→ **Assignment**
Repeat the records below verbatim.

→ **Input records**

☆ ☆ ☆ ☆ ☆ ☆ ☆

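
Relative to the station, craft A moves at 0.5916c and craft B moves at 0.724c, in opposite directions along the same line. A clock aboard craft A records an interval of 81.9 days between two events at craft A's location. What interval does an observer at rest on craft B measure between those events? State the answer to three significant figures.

210 days

The velocity of craft A relative to craft B is (0.5916 + 0.724)c / (1 + 0.5916×0.724) = 0.92108c; relative speed 0.92108c.
γ for this relative speed: γ = 1/√(1 − 0.848388) = 2.5682.
Craft A's interval is proper; time dilation gives Δt_B = γΔτ = 2.5682 × 81.9 days = 210 days.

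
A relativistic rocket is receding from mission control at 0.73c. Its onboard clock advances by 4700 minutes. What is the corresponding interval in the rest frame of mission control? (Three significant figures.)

6880 minutes

β² = 0.5329, so γ = 1/√0.4671 = 1.4632.
The onboard clock measures proper time, so the interval in the rest frame of mission control is dilated: Δt = γ·Δτ = 1.4632 × 4700 minutes = 6880 minutes.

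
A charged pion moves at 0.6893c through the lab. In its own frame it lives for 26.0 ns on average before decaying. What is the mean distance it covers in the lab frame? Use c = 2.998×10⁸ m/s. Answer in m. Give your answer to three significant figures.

β² = 0.47513449, so γ = 1/√0.52486551 = 1.3803.
Lab-frame lifetime: Δt = γτ = 1.3803 × 26.0 ns = 35.888 ns.
Distance: d = vΔt = 0.6893 × 2.998×10⁸ m/s × 3.5888×10^-8 s = 7.42 m.

7.42 m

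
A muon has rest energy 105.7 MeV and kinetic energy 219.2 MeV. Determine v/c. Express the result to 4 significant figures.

K = (γ−1)mc², so γ = 1 + 219.2/105.7 = 3.0738.
Then v/c = √(1 − γ⁻²) = √(1 − 0.10584) = √0.89416 = 0.9456.

0.9456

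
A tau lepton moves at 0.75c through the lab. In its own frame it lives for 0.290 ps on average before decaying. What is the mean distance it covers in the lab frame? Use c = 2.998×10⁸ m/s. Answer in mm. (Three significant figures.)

0.0986 mm

γ = 1/√(1 − β²) = 1/√(1 − 0.5625) = 1/√0.4375 = 1/0.661438 = 1.5119.
Lab-frame lifetime: Δt = γτ = 1.5119 × 0.290 ps = 0.43845 ps.
Distance: d = vΔt = 0.75 × 2.998×10⁸ m/s × 4.3845×10^-13 s = 9.86×10^-5 m = 0.0986 mm.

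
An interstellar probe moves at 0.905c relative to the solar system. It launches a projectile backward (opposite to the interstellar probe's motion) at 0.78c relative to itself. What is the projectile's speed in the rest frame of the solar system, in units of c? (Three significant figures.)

In units of c, u = (u' + v)/(1 + u'v) with u' = −0.78 and v = 0.905.
Numerator: −0.78 + 0.905 = 0.125. Denominator: 1 + (−0.78)(0.905) = 0.2941.
u = 0.125/0.2941 = 0.42503, so the speed is 0.425c.

0.425c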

☆ ☆ ☆ ☆ ☆ ☆ ☆

→ **Answer below**
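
Relative to the station, craft A moves at 0.5916c and craft B moves at 0.724c, in opposite directions along the same line. A clock aboard craft A records an interval of 81.9 days between two events at craft A's location. What interval does an observer at rest on craft B measure between those events? State the answer to three significant figures.

210 days

The velocity of craft A relative to craft B is (0.5916 + 0.724)c / (1 + 0.5916×0.724) = 0.92108c; relative speed 0.92108c.
γ for this relative speed: γ = 1/√(1 − 0.848388) = 2.5682.
Craft A's interval is proper; time dilation gives Δt_B = γΔτ = 2.5682 × 81.9 days = 210 days.

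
A relativistic rocket is receding from mission control at 0.73c. Its onboard clock advances by 4700 minutes. What is the corresponding interval in the rest frame of mission control? (Three significant figures.)

6880 minutes

β² = 0.5329, so γ = 1/√0.4671 = 1.4632.
The onboard clock measures proper time, so the interval in the rest frame of mission control is dilated: Δt = γ·Δτ = 1.4632 × 4700 minutes = 6880 minutes.

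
A charged pion moves at 0.6893c through the lab. In its own frame it lives for 26.0 ns on average before decaying. What is the mean distance it covers in the lab frame? Use c = 2.998×10⁸ m/s. Answer in m. Give your answer to three significant figures.

β² = 0.47513449, so γ = 1/√0.52486551 = 1.3803.
Lab-frame lifetime: Δt = γτ = 1.3803 × 26.0 ns = 35.888 ns.
Distance: d = vΔt = 0.6893 × 2.998×10⁸ m/s × 3.5888×10^-8 s = 7.42 m.

7.42 m

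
A muon has rest energy 105.7 MeV and kinetic energy 219.2 MeV. Determine v/c. Express the result to 4 significant figures.

K = (γ−1)mc², so γ = 1 + 219.2/105.7 = 3.0738.
Then v/c = √(1 − γ⁻²) = √(1 − 0.10584) = √0.89416 = 0.9456.

0.9456

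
A tau lepton moves at 0.75c through the lab. In its own frame it lives for 0.290 ps on average before decaying. What is the mean distance it covers in the lab frame? Use c = 2.998×10⁸ m/s. Answer in mm. (Three significant figures.)

0.0986 mm

γ = 1/√(1 − β²) = 1/√(1 − 0.5625) = 1/√0.4375 = 1/0.661438 = 1.5119.
Lab-frame lifetime: Δt = γτ = 1.5119 × 0.290 ps = 0.43845 ps.
Distance: d = vΔt = 0.75 × 2.998×10⁸ m/s × 4.3845×10^-13 s = 9.86×10^-5 m = 0.0986 mm.

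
An interstellar probe moves at 0.905c relative to the solar system. It launches a projectile backward (opposite to the interstellar probe's motion) at 0.78c relative to itself. What is the projectile's speed in the rest frame of the solar system, in units of c? (Three significant figures.)

In units of c, u = (u' + v)/(1 + u'v) with u' = −0.78 and v = 0.905.
Numerator: −0.78 + 0.905 = 0.125. Denominator: 1 + (−0.78)(0.905) = 0.2941.
u = 0.125/0.2941 = 0.42503, so the speed is 0.425c.

0.425c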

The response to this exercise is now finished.